((

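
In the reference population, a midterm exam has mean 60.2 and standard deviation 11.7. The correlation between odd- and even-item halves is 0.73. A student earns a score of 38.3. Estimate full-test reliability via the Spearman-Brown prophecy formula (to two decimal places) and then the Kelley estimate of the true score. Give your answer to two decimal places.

41.80

Spearman-Brown: ρ = 2r/(1 + r) = 2(0.73)/(1 + 0.73) = 1.460/1.73 = 0.8439 → 0.84
T̂ = ρX + (1 − ρ)μ
  = 0.84 × 38.3 + 0.16 × 60.2
  = 32.172 + 9.632
  = 41.804
  ≈ 41.80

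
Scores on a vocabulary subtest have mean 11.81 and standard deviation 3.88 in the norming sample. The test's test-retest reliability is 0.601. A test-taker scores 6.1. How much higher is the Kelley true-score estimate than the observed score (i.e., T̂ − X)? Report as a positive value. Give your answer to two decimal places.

2.28

T̂ = ρX + (1 − ρ)μ
  = 0.601 × 6.1 + 0.399 × 11.81
  = 3.6661 + 4.71219
  = 8.3783
  ≈ 8.378
T̂ − X = 8.378 − 6.1 = 2.278 → 2.28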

))

◆ Directions:
All of the data must be written out again, exactly as it stands.

◆ Task result:
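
In the reference population, a midterm exam has mean 60.2 and standard deviation 11.7. The correlation between odd- and even-item halves is 0.73. A student earns a score of 38.3. Estimate full-test reliability via the Spearman-Brown prophecy formula (to two decimal places) and then the Kelley estimate of the true score. Give your answer to two decimal places.

41.80

Spearman-Brown: ρ = 2r/(1 + r) = 2(0.73)/(1 + 0.73) = 1.460/1.73 = 0.8439 → 0.84
T̂ = ρX + (1 − ρ)μ
  = 0.84 × 38.3 + 0.16 × 60.2
  = 32.172 + 9.632
  = 41.804
  ≈ 41.80

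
Scores on a vocabulary subtest have mean 11.81 and standard deviation 3.88 in the norming sample. The test's test-retest reliability is 0.601. A test-taker scores 6.1. How much higher is the Kelley true-score estimate than the observed score (i.e., T̂ − X)? Report as a positive value. Give your answer to two decimal places.

2.28

T̂ = ρX + (1 − ρ)μ
  = 0.601 × 6.1 + 0.399 × 11.81
  = 3.6661 + 4.71219
  = 8.3783
  ≈ 8.378
T̂ − X = 8.378 − 6.1 = 2.278 → 2.28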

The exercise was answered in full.